* YOUR ASSIGNMENT
Give the number of lines in the records that include the word "rounded", and nothing besides.

(MATERIAL PROVIDED begins)

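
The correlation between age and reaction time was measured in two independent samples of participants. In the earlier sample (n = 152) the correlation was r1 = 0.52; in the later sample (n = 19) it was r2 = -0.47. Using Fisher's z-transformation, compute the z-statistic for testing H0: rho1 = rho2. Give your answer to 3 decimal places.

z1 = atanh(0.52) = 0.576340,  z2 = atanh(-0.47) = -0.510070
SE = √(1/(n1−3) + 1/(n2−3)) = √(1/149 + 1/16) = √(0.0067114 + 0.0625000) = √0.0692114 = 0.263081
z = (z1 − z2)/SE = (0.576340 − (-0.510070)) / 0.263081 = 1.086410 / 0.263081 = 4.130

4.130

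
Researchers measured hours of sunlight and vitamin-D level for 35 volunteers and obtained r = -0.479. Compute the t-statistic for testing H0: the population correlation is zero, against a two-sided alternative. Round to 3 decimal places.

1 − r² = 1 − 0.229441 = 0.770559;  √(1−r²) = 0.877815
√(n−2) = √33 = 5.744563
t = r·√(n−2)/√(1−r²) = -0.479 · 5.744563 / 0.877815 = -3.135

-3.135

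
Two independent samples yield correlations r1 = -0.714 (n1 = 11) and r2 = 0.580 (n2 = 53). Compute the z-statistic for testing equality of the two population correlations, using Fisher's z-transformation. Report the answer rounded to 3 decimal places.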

(MATERIAL PROVIDED ends)
(MATERIAL PROVIDED begins)

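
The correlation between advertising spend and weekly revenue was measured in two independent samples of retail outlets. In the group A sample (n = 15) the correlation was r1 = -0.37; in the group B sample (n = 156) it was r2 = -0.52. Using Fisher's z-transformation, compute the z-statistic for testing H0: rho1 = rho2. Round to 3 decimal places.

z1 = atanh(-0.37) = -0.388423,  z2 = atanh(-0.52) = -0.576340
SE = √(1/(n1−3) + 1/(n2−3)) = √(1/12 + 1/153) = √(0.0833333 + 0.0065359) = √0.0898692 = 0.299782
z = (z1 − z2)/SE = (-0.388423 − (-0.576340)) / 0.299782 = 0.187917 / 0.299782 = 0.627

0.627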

(MATERIAL PROVIDED ends)
(MATERIAL PROVIDED begins)

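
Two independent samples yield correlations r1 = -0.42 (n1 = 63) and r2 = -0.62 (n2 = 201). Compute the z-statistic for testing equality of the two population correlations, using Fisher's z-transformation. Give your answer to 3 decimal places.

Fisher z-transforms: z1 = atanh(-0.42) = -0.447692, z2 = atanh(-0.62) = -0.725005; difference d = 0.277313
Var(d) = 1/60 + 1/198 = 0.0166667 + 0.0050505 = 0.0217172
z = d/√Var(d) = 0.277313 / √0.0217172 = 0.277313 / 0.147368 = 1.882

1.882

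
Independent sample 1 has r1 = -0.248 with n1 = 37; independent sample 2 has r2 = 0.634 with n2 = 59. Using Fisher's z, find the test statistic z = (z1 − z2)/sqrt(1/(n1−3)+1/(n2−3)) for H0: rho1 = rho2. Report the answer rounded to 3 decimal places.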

(MATERIAL PROVIDED ends)

* SOLUTION TO THIS TASK
2